In the data below, which lines contain "sheets"? List them by copying each one.
* * *
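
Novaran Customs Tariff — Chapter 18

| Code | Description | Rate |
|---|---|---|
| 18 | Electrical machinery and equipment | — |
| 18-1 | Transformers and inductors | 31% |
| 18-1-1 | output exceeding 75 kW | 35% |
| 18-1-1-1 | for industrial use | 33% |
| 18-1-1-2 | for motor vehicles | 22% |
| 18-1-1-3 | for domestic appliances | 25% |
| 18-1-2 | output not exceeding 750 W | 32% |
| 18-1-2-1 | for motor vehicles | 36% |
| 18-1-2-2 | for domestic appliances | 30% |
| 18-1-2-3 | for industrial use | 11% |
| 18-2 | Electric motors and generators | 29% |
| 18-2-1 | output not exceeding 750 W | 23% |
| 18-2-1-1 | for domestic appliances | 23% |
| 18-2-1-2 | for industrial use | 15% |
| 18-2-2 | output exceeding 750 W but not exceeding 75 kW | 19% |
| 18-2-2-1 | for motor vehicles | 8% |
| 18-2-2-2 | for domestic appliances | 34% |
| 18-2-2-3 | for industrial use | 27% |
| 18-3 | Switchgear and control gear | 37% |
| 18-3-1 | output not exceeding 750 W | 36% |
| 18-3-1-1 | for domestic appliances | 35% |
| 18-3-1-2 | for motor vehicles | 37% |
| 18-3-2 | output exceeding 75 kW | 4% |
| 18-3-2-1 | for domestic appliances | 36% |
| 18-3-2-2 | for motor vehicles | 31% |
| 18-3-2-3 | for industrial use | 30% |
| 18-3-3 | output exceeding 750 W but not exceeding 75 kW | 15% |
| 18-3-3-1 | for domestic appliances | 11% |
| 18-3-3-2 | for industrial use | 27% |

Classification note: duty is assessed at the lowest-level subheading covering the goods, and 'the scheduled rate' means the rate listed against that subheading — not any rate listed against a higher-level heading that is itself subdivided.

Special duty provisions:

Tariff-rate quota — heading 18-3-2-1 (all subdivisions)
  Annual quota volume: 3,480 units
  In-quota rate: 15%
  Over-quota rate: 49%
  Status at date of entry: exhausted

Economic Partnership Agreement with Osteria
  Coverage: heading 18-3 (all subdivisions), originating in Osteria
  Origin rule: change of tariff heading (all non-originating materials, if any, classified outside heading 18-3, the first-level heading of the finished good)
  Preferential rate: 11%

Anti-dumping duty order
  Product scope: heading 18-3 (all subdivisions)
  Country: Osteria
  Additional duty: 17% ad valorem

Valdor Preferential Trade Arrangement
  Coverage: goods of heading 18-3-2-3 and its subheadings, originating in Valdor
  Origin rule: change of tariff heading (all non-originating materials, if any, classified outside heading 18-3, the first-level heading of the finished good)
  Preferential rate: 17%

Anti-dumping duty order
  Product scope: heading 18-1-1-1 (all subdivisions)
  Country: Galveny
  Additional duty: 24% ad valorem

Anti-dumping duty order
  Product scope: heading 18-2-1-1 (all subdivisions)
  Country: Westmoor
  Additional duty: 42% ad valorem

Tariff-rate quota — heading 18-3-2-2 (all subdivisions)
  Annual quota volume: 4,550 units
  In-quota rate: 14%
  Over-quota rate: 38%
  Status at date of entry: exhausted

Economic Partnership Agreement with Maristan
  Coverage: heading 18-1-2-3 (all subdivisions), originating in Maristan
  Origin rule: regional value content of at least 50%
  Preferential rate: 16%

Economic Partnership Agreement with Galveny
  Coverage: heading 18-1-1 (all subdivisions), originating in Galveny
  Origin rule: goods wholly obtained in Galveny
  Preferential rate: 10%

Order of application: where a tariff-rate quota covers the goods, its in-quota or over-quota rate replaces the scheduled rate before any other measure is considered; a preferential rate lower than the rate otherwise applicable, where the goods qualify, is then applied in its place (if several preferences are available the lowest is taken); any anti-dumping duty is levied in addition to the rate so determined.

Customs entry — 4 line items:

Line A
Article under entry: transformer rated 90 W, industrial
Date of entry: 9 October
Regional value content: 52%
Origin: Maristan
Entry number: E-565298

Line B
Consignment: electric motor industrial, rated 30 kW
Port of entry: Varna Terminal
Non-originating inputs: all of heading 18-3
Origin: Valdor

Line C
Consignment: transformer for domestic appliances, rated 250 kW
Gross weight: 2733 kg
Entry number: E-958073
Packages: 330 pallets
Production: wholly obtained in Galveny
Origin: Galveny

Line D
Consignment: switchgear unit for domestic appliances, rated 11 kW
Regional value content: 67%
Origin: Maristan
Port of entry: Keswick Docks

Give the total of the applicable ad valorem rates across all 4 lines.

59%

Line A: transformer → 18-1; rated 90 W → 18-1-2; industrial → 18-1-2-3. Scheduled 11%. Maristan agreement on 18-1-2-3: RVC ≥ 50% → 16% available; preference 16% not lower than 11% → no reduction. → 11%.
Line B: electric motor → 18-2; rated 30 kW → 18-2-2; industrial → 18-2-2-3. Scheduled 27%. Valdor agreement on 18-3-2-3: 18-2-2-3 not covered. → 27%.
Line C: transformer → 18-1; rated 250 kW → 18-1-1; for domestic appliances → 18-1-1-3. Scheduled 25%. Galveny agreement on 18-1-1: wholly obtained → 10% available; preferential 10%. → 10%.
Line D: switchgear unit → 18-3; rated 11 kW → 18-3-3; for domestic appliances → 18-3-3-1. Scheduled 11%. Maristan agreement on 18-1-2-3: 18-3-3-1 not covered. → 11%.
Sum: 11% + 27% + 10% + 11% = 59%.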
* * *
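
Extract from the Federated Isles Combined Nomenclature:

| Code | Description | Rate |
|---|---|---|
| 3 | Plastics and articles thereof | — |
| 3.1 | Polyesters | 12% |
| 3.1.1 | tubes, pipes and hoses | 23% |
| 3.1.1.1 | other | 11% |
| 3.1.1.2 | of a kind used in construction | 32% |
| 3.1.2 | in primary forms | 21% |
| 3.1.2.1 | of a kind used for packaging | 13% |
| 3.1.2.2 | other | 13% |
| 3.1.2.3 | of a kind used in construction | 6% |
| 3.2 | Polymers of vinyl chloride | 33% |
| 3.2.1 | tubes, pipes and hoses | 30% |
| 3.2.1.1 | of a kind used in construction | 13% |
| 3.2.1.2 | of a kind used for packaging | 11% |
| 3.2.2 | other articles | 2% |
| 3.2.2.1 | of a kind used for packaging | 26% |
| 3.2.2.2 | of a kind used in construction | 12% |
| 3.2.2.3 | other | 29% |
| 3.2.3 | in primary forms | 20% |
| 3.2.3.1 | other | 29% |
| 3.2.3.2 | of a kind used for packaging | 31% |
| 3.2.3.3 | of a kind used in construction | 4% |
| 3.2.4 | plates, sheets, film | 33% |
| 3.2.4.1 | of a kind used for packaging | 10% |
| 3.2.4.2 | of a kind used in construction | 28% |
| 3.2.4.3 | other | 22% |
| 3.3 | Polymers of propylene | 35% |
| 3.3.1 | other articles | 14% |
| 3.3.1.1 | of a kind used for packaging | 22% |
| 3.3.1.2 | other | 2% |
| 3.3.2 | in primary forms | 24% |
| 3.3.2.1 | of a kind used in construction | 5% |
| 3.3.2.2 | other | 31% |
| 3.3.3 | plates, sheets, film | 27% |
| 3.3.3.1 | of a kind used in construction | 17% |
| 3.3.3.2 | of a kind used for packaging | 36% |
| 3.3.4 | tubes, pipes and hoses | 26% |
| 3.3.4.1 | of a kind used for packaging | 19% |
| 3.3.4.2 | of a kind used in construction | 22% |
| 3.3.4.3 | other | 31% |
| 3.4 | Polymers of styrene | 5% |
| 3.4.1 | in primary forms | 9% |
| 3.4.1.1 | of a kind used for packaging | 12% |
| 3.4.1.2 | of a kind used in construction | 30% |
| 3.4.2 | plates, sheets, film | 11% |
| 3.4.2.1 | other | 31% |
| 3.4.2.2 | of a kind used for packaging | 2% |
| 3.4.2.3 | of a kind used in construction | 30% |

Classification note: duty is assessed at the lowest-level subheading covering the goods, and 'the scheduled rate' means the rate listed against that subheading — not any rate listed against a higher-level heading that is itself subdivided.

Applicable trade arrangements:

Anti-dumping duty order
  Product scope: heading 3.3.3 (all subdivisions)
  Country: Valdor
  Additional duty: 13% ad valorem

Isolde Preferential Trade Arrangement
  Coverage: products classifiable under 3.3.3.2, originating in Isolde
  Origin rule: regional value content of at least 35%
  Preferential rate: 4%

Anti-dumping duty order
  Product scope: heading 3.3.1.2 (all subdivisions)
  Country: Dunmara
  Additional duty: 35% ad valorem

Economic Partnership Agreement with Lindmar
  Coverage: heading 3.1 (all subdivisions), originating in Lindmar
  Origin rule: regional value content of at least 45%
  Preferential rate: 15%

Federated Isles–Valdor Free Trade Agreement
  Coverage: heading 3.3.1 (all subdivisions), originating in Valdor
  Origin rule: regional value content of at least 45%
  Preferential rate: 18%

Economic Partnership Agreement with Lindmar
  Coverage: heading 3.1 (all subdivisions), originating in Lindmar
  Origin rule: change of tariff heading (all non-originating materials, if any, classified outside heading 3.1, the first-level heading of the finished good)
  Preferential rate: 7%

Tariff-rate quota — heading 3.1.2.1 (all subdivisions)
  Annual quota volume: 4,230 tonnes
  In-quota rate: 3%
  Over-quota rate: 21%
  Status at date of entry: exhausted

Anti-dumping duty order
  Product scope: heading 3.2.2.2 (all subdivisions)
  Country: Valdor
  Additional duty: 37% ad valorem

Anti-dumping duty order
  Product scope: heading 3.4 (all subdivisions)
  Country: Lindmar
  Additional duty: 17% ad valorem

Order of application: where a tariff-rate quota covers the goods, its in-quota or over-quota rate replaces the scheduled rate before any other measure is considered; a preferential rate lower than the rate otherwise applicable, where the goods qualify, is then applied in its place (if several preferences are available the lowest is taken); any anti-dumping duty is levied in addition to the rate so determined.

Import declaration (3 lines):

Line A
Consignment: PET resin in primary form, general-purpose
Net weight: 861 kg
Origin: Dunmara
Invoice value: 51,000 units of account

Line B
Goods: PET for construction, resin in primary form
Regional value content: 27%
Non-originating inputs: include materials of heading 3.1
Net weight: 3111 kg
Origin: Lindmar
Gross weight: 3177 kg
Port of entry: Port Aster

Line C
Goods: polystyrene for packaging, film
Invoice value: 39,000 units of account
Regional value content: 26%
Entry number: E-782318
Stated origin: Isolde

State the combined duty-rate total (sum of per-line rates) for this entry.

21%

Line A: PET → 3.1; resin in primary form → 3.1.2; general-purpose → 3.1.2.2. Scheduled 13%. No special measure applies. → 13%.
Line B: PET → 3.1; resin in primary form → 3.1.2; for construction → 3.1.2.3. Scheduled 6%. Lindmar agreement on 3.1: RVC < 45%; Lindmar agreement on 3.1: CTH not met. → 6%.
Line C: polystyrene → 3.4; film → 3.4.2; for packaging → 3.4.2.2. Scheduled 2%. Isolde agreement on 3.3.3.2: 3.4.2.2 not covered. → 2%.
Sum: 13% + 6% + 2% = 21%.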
* * *
• _EXERCISE SOLUTION_
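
| 3.2.4 | plates, sheets, film | 33% |
| 3.3.3 | plates, sheets, film | 27% |
| 3.4.2 | plates, sheets, film | 11% |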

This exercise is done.